▶ SOURCE MATERIAL
-- Opening Marker --

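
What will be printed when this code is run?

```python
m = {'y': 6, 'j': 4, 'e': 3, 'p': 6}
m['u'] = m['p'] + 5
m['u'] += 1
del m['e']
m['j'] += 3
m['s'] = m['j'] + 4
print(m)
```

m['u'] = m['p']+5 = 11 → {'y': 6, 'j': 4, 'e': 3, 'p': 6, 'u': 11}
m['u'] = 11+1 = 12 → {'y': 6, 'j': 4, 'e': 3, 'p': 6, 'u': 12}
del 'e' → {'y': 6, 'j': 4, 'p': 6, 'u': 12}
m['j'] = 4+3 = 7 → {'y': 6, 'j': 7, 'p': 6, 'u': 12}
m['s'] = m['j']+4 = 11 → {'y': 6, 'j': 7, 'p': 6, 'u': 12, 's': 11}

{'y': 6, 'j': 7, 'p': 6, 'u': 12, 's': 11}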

-- Closing Marker --
-- Opening Marker --

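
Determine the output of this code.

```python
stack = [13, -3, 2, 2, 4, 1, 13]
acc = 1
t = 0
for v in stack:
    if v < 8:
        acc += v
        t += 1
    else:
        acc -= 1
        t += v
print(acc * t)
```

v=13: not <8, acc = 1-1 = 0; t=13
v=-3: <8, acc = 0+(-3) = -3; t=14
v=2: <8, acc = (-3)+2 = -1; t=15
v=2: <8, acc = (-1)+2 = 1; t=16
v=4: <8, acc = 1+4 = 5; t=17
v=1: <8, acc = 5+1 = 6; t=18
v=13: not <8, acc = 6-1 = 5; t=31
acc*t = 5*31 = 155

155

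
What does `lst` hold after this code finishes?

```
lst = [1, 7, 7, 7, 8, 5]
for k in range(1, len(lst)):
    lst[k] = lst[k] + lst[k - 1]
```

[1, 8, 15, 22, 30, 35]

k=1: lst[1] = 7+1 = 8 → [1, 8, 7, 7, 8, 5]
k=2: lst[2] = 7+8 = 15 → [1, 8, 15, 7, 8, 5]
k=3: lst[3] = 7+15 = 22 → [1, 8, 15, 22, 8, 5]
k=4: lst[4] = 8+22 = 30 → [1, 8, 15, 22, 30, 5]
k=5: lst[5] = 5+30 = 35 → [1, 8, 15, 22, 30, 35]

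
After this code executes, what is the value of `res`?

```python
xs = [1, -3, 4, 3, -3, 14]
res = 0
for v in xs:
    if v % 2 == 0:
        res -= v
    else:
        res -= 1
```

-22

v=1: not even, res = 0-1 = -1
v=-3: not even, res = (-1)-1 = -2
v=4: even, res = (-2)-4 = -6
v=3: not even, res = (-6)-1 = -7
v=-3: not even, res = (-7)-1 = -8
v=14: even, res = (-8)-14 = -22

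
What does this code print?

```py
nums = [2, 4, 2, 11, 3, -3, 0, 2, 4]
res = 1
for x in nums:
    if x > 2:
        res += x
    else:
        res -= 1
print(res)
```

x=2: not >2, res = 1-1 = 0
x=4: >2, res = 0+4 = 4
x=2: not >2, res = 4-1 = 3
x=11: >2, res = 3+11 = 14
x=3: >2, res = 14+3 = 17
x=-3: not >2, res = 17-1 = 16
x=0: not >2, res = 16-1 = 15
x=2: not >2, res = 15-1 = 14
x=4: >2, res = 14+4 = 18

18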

-- Closing Marker --
-- Opening Marker --

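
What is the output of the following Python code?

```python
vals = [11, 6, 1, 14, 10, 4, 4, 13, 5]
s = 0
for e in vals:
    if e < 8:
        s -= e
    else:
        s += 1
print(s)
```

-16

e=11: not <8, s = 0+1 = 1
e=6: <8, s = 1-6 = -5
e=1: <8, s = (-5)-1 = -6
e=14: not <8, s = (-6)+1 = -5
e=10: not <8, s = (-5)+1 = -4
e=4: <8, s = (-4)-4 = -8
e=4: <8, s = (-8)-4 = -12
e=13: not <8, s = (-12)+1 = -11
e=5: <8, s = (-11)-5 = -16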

-- Closing Marker --

▶ WHAT YOU NEED TO DO
How many of the lines above contain the string "this"? Give the number only.

▶ RESPONSE AREA
5